■ **WHAT YOU SHOULD DO**
Transcribe the records that follow, keeping every word as it stands.

■ **DATA EXTRACT**
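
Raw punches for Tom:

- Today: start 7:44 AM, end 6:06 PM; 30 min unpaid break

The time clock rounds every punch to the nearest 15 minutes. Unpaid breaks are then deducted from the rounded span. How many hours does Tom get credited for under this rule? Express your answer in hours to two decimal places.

Today: in 7:44 AM→7:45 AM, out 6:06 PM→6:00 PM; 10 h 15 min − 30 min = 9 h 45 min

9.75 hours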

■ **EXERCISE OUTPUT**
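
Raw punches for Tom:

- Today: start 7:44 AM, end 6:06 PM; 30 min unpaid break

The time clock rounds every punch to the nearest 15 minutes. Unpaid breaks are then deducted from the rounded span. How many hours does Tom get credited for under this rule? Express your answer in hours to two decimal places.

Today: in 7:44 AM→7:45 AM, out 6:06 PM→6:00 PM; 10 h 15 min − 30 min = 9 h 45 min

9.75 hours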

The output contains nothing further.